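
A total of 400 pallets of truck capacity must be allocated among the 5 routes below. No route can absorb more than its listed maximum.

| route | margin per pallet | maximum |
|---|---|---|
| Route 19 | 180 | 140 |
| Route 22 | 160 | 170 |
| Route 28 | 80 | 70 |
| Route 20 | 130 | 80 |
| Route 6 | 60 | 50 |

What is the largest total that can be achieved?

63600

Highest margin per pallet first: Route 19 180 > Route 22 160 > Route 20 130 > Route 28 80 > Route 6 60.
Route 19 takes 140 to reach its cap of 140 — 260 left.
Route 22 takes 170 to reach its cap of 170 — 90 left.
Route 20: +80 to 80 (cap) — 10 left.
Route 28 has room for 70 but only 10 remain, so it gets 10.
Total = 180×140 + 160×170 + 80×10 + 130×80 = 63600.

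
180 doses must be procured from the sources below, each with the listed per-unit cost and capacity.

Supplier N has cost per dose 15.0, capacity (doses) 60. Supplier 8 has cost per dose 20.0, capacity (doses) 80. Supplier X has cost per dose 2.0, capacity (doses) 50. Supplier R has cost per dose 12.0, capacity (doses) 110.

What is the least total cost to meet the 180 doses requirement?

Cheapest first:
Supplier X at 2.0: take all 50 doses ; 130 still needed.
Take 110 from Supplier R at 12.0 ; need 20 more.
Supplier N (15.0): take the remaining 20 ; done.
Supplier 8: unused.
Cost = 50×2.0 + 110×12.0 + 20×15.0 = 1720.

1720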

» Required action: Copy out the entire material verbatim.

» Exercise result:
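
A total of 400 pallets of truck capacity must be allocated among the 5 routes below. No route can absorb more than its listed maximum.

| route | margin per pallet | maximum |
|---|---|---|
| Route 19 | 180 | 140 |
| Route 22 | 160 | 170 |
| Route 28 | 80 | 70 |
| Route 20 | 130 | 80 |
| Route 6 | 60 | 50 |

What is the largest total that can be achieved?

63600

Highest margin per pallet first: Route 19 180 > Route 22 160 > Route 20 130 > Route 28 80 > Route 6 60.
Route 19 takes 140 to reach its cap of 140 — 260 left.
Route 22 takes 170 to reach its cap of 170 — 90 left.
Route 20: +80 to 80 (cap) — 10 left.
Route 28 has room for 70 but only 10 remain, so it gets 10.
Total = 180×140 + 160×170 + 80×10 + 130×80 = 63600.

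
180 doses must be procured from the sources below, each with the listed per-unit cost and capacity.

Supplier N has cost per dose 15.0, capacity (doses) 60. Supplier 8 has cost per dose 20.0, capacity (doses) 80. Supplier X has cost per dose 2.0, capacity (doses) 50. Supplier R has cost per dose 12.0, capacity (doses) 110.

What is the least total cost to meet the 180 doses requirement?

Cheapest first:
Supplier X at 2.0: take all 50 doses ; 130 still needed.
Take 110 from Supplier R at 12.0 ; need 20 more.
Supplier N (15.0): take the remaining 20 ; done.
Supplier 8: unused.
Cost = 50×2.0 + 110×12.0 + 20×15.0 = 1720.

1720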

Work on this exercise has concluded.